__What you should do__
Down to the final line, print each entry exactly.
[[ Material to process, beginning ]]
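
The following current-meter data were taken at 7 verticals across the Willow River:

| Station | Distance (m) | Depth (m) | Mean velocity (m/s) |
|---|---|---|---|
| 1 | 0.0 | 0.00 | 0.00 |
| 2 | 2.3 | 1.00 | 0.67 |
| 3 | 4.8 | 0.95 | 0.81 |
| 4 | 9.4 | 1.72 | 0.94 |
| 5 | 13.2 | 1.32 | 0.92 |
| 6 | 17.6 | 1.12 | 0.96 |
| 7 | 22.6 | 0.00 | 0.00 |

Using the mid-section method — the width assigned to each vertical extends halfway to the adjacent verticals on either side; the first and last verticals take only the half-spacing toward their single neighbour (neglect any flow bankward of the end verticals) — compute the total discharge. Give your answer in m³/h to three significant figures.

w_2 = (4.8 − 0.0)/2 = 2.4 m; q_2 = 0.67 × 1.00 × 2.4 = 1.608 m³/s
w_3 = (9.4 − 2.3)/2 = 3.55 m; q_3 = 0.81 × 0.95 × 3.55 = 2.732 m³/s
w_4 = (13.2 − 4.8)/2 = 4.2 m; q_4 = 0.94 × 1.72 × 4.2 = 6.791 m³/s
w_5 = (17.6 − 9.4)/2 = 4.1 m; q_5 = 0.92 × 1.32 × 4.1 = 4.979 m³/s
w_6 = (22.6 − 13.2)/2 = 4.7 m; q_6 = 0.96 × 1.12 × 4.7 = 5.053 m³/s
Stations 1, 7 contribute zero (depth or velocity is 0).
Q = Σ qᵢ = 21.16 m³/s
= 21.16 × 3600 = 76190 m³/h

76200 m³/h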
[[ Material to process, end ]]
__The completed task__
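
The following current-meter data were taken at 7 verticals across the Willow River:

| Station | Distance (m) | Depth (m) | Mean velocity (m/s) |
|---|---|---|---|
| 1 | 0.0 | 0.00 | 0.00 |
| 2 | 2.3 | 1.00 | 0.67 |
| 3 | 4.8 | 0.95 | 0.81 |
| 4 | 9.4 | 1.72 | 0.94 |
| 5 | 13.2 | 1.32 | 0.92 |
| 6 | 17.6 | 1.12 | 0.96 |
| 7 | 22.6 | 0.00 | 0.00 |

Using the mid-section method — the width assigned to each vertical extends halfway to the adjacent verticals on either side; the first and last verticals take only the half-spacing toward their single neighbour (neglect any flow bankward of the end verticals) — compute the total discharge. Give your answer in m³/h to three significant figures.

w_2 = (4.8 − 0.0)/2 = 2.4 m; q_2 = 0.67 × 1.00 × 2.4 = 1.608 m³/s
w_3 = (9.4 − 2.3)/2 = 3.55 m; q_3 = 0.81 × 0.95 × 3.55 = 2.732 m³/s
w_4 = (13.2 − 4.8)/2 = 4.2 m; q_4 = 0.94 × 1.72 × 4.2 = 6.791 m³/s
w_5 = (17.6 − 9.4)/2 = 4.1 m; q_5 = 0.92 × 1.32 × 4.1 = 4.979 m³/s
w_6 = (22.6 − 13.2)/2 = 4.7 m; q_6 = 0.96 × 1.12 × 4.7 = 5.053 m³/s
Stations 1, 7 contribute zero (depth or velocity is 0).
Q = Σ qᵢ = 21.16 m³/s
= 21.16 × 3600 = 76190 m³/h

76200 m³/h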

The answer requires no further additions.